(Material for the task):
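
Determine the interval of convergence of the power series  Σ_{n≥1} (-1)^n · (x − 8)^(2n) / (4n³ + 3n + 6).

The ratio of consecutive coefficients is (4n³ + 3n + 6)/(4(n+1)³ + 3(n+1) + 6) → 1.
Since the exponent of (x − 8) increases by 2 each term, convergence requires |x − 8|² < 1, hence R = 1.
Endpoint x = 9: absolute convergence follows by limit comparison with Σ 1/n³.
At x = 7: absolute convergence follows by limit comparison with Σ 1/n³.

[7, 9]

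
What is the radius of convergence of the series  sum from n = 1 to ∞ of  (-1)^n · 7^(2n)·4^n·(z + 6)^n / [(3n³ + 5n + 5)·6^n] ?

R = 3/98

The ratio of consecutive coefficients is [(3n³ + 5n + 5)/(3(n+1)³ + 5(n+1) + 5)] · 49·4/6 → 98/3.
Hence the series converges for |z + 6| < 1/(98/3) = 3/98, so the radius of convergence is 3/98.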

--

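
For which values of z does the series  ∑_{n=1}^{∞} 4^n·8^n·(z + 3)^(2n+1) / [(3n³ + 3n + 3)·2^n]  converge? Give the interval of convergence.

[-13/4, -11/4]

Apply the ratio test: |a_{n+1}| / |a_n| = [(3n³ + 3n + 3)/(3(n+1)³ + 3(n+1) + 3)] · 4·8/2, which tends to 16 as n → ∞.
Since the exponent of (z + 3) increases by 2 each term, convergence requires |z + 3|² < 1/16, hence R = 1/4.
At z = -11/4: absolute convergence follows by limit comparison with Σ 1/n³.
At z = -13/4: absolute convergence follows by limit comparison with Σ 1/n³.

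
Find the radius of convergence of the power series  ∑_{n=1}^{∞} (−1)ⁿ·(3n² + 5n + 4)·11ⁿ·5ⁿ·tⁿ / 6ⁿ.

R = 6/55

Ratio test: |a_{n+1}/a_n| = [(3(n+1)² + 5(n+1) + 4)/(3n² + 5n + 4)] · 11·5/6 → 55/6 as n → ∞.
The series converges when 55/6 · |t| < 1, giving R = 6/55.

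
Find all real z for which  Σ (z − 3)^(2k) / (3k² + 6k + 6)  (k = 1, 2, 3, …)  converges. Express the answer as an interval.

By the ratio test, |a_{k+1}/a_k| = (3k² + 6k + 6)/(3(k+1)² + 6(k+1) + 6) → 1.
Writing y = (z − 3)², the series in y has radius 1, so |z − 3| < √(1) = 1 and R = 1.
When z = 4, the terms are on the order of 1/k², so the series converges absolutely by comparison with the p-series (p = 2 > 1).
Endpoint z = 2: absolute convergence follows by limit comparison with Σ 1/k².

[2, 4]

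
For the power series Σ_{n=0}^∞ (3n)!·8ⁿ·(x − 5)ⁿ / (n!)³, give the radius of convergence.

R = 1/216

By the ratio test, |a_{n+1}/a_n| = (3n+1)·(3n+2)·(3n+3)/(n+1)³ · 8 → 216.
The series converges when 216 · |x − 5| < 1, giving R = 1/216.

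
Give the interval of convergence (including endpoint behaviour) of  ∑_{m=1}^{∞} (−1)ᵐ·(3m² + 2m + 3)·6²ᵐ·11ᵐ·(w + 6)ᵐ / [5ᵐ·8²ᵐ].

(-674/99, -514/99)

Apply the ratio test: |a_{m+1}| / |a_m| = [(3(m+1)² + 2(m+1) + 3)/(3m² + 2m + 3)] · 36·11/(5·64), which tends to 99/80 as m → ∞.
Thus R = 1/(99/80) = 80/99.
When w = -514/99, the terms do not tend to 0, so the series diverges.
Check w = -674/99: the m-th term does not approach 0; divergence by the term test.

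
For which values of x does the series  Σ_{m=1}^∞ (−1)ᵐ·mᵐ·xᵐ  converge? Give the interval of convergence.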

(Task objective):
Of all the entries above, retype exactly the lines from the line with "Give the interval of convergence (including" to the line with "For which values of x", both included, and no others.

(Completed exercise):
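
Give the interval of convergence (including endpoint behaviour) of  ∑_{m=1}^{∞} (−1)ᵐ·(3m² + 2m + 3)·6²ᵐ·11ᵐ·(w + 6)ᵐ / [5ᵐ·8²ᵐ].

(-674/99, -514/99)

Apply the ratio test: |a_{m+1}| / |a_m| = [(3(m+1)² + 2(m+1) + 3)/(3m² + 2m + 3)] · 36·11/(5·64), which tends to 99/80 as m → ∞.
Thus R = 1/(99/80) = 80/99.
When w = -514/99, the terms do not tend to 0, so the series diverges.
Check w = -674/99: the m-th term does not approach 0; divergence by the term test.

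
For which values of x does the series  Σ_{m=1}^∞ (−1)ᵐ·mᵐ·xᵐ  converge? Give the interval of convergence.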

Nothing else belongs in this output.